● WHAT YOU SHOULD DO
Only an exact copy of every record counts as an answer.

● RECORDS SHOWN
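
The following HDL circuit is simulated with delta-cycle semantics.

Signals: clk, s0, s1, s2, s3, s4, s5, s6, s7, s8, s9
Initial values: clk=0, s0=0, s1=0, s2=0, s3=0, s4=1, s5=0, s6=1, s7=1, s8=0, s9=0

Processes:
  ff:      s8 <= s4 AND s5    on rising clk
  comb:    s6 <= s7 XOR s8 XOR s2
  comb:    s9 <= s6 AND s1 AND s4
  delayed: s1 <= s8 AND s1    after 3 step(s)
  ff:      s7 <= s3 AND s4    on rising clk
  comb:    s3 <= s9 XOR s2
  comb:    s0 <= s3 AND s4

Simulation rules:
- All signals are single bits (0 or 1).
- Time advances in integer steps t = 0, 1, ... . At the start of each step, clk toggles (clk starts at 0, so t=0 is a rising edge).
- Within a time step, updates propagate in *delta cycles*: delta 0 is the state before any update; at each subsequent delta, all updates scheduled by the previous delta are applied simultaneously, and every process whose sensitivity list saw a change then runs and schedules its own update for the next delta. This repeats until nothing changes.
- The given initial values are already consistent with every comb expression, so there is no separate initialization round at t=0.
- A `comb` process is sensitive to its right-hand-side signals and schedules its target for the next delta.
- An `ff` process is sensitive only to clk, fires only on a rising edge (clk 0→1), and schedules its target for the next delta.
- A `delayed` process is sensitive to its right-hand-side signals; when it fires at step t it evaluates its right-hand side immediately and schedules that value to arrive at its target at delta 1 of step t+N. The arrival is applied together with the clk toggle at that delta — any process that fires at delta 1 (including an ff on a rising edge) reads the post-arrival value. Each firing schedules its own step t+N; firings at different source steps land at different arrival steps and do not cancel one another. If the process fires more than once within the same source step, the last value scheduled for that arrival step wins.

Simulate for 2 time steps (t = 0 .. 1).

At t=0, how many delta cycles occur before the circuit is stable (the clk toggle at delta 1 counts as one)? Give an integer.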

● OUTPUT BELOW
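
The following HDL circuit is simulated with delta-cycle semantics.

Signals: clk, s0, s1, s2, s3, s4, s5, s6, s7, s8, s9
Initial values: clk=0, s0=0, s1=0, s2=0, s3=0, s4=1, s5=0, s6=1, s7=1, s8=0, s9=0

Processes:
  ff:      s8 <= s4 AND s5    on rising clk
  comb:    s6 <= s7 XOR s8 XOR s2
  comb:    s9 <= s6 AND s1 AND s4
  delayed: s1 <= s8 AND s1    after 3 step(s)
  ff:      s7 <= s3 AND s4    on rising clk
  comb:    s3 <= s9 XOR s2
  comb:    s0 <= s3 AND s4

Simulation rules:
- All signals are single bits (0 or 1).
- Time advances in integer steps t = 0, 1, ... . At the start of each step, clk toggles (clk starts at 0, so t=0 is a rising edge).
- Within a time step, updates propagate in *delta cycles*: delta 0 is the state before any update; at each subsequent delta, all updates scheduled by the previous delta are applied simultaneously, and every process whose sensitivity list saw a change then runs and schedules its own update for the next delta. This repeats until nothing changes.
- The given initial values are already consistent with every comb expression, so there is no separate initialization round at t=0.
- A `comb` process is sensitive to its right-hand-side signals and schedules its target for the next delta.
- An `ff` process is sensitive only to clk, fires only on a rising edge (clk 0→1), and schedules its target for the next delta.
- A `delayed` process is sensitive to its right-hand-side signals; when it fires at step t it evaluates its right-hand side immediately and schedules that value to arrive at its target at delta 1 of step t+N. The arrival is applied together with the clk toggle at that delta — any process that fires at delta 1 (including an ff on a rising edge) reads the post-arrival value. Each firing schedules its own step t+N; firings at different source steps land at different arrival steps and do not cancel one another. If the process fires more than once within the same source step, the last value scheduled for that arrival step wins.

Simulate for 2 time steps (t = 0 .. 1).

At t=0, how many delta cycles occur before the circuit is stable (the clk toggle at delta 1 counts as one)? Give an integer.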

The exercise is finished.